What this task involves
Set down the data that follows, exactly and completely.

Available records
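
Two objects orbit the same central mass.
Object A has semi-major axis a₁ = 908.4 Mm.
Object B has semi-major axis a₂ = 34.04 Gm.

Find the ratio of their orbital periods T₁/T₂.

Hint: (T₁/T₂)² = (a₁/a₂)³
a₁ = 908.4 Mm = 9.084 × 10^8 m
a₂ = 34.04 Gm = 3.404 × 10^10 m
a₁/a₂ = 0.0266863
T₁/T₂ = (a₁/a₂)^(3/2) = (0.0266863)^1.5 = 0.00435945

Final answer: T₁/T₂ = 0.004359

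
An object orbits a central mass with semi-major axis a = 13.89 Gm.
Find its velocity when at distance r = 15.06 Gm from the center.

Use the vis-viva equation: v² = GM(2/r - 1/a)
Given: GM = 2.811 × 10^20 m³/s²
a = 13.89 Gm = 1.389 × 10^10 m
r = 15.06 Gm = 1.506 × 10^10 m
GM = 2.811 × 10^20 m³/s²
2/r − 1/a = 1.32802 × 10^-10 − 7.19942 × 10^-11 = 6.08079 × 10^-11 m⁻¹
v² = GM (2/r − 1/a) = 1.70931 × 10^10 m²/s²
v = 130741 m/s ≈ 130.7 km/s

Final answer: 130.7 km/s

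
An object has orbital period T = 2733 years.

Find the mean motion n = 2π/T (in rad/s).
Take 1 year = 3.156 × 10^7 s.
T = 2733 years = 8.62535 × 10^10 s
n = 2π / (8.62535 × 10^10 s) = 7.28456 × 10^-11 rad/s ≈ 7.285 × 10^-11 rad/s

Final answer: n = 7.285 × 10^-11 rad/s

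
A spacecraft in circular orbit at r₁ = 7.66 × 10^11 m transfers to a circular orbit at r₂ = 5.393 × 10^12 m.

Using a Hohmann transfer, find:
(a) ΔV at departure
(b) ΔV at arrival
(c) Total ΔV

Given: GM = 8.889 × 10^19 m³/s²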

Finished task
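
Two objects orbit the same central mass.
Object A has semi-major axis a₁ = 908.4 Mm.
Object B has semi-major axis a₂ = 34.04 Gm.

Find the ratio of their orbital periods T₁/T₂.

Hint: (T₁/T₂)² = (a₁/a₂)³
a₁ = 908.4 Mm = 9.084 × 10^8 m
a₂ = 34.04 Gm = 3.404 × 10^10 m
a₁/a₂ = 0.0266863
T₁/T₂ = (a₁/a₂)^(3/2) = (0.0266863)^1.5 = 0.00435945

Final answer: T₁/T₂ = 0.004359

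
An object orbits a central mass with semi-major axis a = 13.89 Gm.
Find its velocity when at distance r = 15.06 Gm from the center.

Use the vis-viva equation: v² = GM(2/r - 1/a)
Given: GM = 2.811 × 10^20 m³/s²
a = 13.89 Gm = 1.389 × 10^10 m
r = 15.06 Gm = 1.506 × 10^10 m
GM = 2.811 × 10^20 m³/s²
2/r − 1/a = 1.32802 × 10^-10 − 7.19942 × 10^-11 = 6.08079 × 10^-11 m⁻¹
v² = GM (2/r − 1/a) = 1.70931 × 10^10 m²/s²
v = 130741 m/s ≈ 130.7 km/s

Final answer: 130.7 km/s

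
An object has orbital period T = 2733 years.

Find the mean motion n = 2π/T (in rad/s).
Take 1 year = 3.156 × 10^7 s.
T = 2733 years = 8.62535 × 10^10 s
n = 2π / (8.62535 × 10^10 s) = 7.28456 × 10^-11 rad/s ≈ 7.285 × 10^-11 rad/s

Final answer: n = 7.285 × 10^-11 rad/s

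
A spacecraft in circular orbit at r₁ = 7.66 × 10^11 m transfers to a circular orbit at r₂ = 5.393 × 10^12 m.

Using a Hohmann transfer, find:
(a) ΔV at departure
(b) ΔV at arrival
(c) Total ΔV

Given: GM = 8.889 × 10^19 m³/s²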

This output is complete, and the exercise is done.